Below are some records. Pull every line that contains the word "Consider".

Records drawn from a dataset

--------------------------------------------------

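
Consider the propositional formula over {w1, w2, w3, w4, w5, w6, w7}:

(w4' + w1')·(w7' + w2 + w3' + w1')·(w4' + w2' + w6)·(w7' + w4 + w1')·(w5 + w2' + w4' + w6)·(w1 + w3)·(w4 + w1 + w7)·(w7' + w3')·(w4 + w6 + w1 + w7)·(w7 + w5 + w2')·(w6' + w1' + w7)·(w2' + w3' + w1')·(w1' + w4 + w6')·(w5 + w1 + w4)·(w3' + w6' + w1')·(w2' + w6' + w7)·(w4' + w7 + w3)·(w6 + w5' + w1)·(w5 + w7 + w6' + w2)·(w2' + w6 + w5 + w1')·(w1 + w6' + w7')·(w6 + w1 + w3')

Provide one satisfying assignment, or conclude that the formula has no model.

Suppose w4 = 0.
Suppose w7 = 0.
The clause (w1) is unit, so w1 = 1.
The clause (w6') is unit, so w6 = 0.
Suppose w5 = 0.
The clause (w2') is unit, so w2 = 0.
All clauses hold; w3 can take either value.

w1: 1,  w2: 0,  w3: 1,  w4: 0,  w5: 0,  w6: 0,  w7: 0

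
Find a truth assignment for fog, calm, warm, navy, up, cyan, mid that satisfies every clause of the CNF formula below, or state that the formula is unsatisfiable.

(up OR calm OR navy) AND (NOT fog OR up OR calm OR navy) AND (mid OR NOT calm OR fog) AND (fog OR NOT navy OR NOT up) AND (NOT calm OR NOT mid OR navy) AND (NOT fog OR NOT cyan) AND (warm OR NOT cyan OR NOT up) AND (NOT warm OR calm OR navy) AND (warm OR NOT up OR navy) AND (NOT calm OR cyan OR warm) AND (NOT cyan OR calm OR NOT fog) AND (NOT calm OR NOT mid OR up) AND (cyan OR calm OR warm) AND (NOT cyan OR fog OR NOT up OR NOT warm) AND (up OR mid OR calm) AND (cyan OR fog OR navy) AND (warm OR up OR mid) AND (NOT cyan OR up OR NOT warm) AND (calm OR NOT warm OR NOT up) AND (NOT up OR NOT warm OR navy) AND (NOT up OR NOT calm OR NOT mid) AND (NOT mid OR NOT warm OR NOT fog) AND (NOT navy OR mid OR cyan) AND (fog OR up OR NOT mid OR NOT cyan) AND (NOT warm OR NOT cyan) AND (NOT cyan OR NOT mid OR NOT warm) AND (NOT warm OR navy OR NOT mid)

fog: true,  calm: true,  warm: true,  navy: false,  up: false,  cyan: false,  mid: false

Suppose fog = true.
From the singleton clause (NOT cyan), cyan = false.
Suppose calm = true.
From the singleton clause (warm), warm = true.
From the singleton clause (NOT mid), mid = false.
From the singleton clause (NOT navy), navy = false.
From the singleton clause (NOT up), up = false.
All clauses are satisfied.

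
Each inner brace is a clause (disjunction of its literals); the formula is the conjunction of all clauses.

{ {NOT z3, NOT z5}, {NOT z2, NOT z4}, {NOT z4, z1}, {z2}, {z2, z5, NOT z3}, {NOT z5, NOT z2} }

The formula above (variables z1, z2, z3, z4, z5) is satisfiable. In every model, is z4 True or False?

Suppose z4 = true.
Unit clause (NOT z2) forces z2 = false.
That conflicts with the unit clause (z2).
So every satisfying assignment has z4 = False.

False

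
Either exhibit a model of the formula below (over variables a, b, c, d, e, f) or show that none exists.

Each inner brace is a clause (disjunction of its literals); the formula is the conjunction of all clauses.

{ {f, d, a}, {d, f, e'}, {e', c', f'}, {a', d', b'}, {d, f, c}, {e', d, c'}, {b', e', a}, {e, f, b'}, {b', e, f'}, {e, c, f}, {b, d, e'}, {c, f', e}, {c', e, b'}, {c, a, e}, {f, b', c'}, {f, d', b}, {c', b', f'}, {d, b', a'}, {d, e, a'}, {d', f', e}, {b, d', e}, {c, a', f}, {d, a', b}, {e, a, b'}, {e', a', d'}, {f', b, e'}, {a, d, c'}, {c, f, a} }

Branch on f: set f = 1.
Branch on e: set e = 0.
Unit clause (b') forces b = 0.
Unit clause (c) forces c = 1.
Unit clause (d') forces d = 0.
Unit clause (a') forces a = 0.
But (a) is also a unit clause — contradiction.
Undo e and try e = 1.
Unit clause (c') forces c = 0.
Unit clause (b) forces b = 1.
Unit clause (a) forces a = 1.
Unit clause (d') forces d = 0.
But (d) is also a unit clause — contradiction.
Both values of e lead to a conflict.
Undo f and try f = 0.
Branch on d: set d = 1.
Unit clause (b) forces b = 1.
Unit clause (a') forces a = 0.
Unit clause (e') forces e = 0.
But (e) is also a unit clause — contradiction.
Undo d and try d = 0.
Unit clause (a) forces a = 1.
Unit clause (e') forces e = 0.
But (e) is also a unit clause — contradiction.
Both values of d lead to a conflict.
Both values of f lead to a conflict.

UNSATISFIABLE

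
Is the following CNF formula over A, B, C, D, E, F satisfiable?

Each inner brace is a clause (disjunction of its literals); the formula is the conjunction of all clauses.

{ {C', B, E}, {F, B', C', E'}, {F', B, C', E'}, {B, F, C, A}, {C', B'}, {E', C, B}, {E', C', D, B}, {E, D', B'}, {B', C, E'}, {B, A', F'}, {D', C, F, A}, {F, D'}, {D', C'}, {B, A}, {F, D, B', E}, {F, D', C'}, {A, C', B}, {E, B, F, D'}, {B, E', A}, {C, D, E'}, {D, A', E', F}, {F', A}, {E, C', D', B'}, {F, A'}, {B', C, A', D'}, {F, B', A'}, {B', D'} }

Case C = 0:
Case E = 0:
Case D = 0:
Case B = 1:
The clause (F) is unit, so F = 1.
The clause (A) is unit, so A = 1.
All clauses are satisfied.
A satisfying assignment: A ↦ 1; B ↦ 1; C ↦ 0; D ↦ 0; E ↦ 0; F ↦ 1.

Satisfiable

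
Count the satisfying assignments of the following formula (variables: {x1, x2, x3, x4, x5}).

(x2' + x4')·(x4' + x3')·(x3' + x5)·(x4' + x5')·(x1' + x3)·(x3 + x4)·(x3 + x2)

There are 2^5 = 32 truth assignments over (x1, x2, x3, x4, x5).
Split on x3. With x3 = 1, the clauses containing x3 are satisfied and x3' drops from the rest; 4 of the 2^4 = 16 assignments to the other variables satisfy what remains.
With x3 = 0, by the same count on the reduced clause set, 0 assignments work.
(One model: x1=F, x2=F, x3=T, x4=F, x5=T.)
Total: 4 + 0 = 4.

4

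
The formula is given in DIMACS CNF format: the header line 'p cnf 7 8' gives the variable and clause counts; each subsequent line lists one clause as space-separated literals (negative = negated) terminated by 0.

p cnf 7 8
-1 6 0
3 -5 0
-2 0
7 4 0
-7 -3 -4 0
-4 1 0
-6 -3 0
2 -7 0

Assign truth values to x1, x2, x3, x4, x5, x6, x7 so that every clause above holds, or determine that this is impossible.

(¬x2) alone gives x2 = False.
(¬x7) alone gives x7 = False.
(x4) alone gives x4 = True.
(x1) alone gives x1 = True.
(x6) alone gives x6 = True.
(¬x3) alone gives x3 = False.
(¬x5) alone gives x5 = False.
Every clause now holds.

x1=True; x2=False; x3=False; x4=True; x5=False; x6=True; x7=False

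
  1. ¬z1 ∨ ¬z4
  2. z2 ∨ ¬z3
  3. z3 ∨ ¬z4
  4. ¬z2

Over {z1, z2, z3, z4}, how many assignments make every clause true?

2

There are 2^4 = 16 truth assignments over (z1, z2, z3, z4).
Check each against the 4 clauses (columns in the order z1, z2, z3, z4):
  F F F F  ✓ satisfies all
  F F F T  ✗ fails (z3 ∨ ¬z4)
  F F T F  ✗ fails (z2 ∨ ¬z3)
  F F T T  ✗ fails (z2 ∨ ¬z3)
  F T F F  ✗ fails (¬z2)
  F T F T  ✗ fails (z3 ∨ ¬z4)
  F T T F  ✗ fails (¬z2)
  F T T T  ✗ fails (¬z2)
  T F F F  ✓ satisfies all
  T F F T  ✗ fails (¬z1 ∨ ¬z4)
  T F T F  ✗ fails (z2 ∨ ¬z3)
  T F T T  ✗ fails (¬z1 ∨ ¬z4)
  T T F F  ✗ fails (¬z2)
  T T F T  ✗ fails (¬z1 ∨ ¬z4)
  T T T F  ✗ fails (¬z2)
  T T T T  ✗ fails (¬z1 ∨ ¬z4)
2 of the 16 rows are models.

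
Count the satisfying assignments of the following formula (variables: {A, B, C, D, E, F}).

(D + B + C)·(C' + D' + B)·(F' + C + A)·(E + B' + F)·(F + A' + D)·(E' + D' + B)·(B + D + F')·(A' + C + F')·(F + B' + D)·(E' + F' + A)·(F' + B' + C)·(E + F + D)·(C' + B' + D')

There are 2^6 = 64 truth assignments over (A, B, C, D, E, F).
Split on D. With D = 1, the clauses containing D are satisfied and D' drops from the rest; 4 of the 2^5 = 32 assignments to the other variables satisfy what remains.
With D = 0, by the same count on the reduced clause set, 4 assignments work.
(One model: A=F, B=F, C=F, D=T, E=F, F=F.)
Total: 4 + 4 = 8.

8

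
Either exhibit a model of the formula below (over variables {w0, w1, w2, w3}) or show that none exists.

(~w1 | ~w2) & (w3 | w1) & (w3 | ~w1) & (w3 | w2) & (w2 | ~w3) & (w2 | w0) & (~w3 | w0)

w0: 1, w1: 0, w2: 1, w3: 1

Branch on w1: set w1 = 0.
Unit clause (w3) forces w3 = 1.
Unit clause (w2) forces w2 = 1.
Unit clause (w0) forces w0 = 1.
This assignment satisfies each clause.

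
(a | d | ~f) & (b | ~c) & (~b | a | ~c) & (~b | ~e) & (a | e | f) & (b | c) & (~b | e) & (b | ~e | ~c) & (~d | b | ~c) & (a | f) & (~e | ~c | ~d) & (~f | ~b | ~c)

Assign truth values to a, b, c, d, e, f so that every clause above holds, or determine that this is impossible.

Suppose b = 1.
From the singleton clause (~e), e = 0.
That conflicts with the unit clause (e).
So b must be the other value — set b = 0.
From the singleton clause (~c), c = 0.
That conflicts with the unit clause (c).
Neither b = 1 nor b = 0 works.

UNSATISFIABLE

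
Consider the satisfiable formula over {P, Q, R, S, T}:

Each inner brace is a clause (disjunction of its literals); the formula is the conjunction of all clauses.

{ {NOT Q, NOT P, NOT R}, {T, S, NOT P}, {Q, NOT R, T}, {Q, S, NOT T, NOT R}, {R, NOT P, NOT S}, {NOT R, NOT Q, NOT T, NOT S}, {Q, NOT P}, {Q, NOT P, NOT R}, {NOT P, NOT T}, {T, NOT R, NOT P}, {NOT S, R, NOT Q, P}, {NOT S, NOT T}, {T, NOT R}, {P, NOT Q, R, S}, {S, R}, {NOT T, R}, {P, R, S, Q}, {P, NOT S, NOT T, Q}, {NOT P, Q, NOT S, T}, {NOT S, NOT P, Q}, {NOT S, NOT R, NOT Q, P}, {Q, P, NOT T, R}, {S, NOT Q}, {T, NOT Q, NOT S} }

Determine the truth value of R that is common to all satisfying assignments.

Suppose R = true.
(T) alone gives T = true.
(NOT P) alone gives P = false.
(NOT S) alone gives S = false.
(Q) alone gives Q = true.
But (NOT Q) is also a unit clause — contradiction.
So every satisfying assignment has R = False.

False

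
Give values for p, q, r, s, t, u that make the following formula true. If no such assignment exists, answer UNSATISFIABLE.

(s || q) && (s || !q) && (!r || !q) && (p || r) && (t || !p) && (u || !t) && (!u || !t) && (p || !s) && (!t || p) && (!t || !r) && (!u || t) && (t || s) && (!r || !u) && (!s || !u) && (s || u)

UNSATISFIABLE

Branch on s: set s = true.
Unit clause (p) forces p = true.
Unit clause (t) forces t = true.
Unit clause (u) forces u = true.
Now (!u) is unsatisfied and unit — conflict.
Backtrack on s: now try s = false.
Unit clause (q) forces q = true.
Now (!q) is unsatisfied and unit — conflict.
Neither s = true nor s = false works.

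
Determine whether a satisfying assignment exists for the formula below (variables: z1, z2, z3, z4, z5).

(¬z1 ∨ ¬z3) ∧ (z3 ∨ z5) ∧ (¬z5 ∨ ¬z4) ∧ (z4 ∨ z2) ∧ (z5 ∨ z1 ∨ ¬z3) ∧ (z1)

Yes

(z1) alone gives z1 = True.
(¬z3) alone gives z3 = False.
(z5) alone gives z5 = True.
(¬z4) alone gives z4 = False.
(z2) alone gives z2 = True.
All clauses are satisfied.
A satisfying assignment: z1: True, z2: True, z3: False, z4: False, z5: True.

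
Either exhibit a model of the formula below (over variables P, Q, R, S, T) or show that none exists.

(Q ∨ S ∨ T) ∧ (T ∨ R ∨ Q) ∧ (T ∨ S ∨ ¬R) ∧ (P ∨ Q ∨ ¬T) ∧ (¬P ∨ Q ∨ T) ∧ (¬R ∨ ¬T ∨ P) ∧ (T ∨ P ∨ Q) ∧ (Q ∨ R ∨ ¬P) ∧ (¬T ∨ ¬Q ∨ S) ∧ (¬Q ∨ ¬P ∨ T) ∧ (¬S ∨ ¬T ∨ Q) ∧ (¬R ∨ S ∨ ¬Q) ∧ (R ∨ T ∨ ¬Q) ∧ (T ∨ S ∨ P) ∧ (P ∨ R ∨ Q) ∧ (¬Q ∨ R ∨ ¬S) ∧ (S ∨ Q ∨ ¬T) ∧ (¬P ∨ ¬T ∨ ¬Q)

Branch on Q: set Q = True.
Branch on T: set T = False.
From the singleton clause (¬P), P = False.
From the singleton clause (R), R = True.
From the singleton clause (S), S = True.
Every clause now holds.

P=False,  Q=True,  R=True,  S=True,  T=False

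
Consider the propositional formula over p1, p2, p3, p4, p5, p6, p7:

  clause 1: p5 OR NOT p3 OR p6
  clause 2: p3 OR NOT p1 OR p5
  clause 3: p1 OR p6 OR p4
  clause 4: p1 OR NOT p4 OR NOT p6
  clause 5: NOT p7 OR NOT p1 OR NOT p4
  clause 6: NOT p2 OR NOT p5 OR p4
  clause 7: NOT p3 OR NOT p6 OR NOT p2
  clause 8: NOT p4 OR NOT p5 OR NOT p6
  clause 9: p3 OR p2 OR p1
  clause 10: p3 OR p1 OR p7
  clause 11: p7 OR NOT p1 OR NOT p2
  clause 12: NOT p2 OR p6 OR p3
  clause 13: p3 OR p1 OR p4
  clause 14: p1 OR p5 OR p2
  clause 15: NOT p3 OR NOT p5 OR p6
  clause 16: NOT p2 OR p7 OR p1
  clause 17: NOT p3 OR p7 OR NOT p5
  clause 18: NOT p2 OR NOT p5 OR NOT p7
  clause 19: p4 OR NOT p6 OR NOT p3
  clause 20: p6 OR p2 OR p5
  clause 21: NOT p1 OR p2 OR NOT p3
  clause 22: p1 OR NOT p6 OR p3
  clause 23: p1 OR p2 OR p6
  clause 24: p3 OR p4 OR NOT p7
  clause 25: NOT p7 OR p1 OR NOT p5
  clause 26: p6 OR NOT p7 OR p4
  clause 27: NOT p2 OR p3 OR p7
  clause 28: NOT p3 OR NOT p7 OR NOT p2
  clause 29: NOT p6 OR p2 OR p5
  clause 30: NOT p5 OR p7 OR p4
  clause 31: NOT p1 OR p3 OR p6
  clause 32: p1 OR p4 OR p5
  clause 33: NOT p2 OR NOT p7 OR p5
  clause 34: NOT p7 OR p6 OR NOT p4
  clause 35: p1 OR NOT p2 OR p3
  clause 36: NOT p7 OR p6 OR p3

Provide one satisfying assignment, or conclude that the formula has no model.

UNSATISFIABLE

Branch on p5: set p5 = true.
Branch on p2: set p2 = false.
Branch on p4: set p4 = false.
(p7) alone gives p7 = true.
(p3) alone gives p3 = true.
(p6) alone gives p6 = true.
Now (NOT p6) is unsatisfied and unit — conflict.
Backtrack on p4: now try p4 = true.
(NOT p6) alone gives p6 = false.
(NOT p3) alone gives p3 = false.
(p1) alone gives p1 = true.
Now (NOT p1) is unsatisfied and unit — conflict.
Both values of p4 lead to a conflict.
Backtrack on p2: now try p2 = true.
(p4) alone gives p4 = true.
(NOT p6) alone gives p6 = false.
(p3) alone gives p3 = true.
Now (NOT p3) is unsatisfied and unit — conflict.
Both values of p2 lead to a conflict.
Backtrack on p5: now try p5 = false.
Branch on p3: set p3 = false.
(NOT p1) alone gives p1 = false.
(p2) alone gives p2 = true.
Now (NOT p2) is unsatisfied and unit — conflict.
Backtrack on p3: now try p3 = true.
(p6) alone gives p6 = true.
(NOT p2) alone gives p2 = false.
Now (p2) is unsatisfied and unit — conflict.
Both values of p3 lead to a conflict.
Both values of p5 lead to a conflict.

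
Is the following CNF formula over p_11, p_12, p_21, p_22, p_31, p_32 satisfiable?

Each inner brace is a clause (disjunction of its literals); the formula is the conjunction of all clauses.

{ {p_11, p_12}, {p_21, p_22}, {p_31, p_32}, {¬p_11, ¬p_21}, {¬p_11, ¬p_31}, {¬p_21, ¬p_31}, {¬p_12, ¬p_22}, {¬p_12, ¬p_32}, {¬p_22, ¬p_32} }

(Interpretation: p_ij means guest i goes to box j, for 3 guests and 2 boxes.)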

--------------------------------------------------

Reply to the task>
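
Consider the propositional formula over {w1, w2, w3, w4, w5, w6, w7}:
Consider the satisfiable formula over {P, Q, R, S, T}:
Consider the propositional formula over p1, p2, p3, p4, p5, p6, p7: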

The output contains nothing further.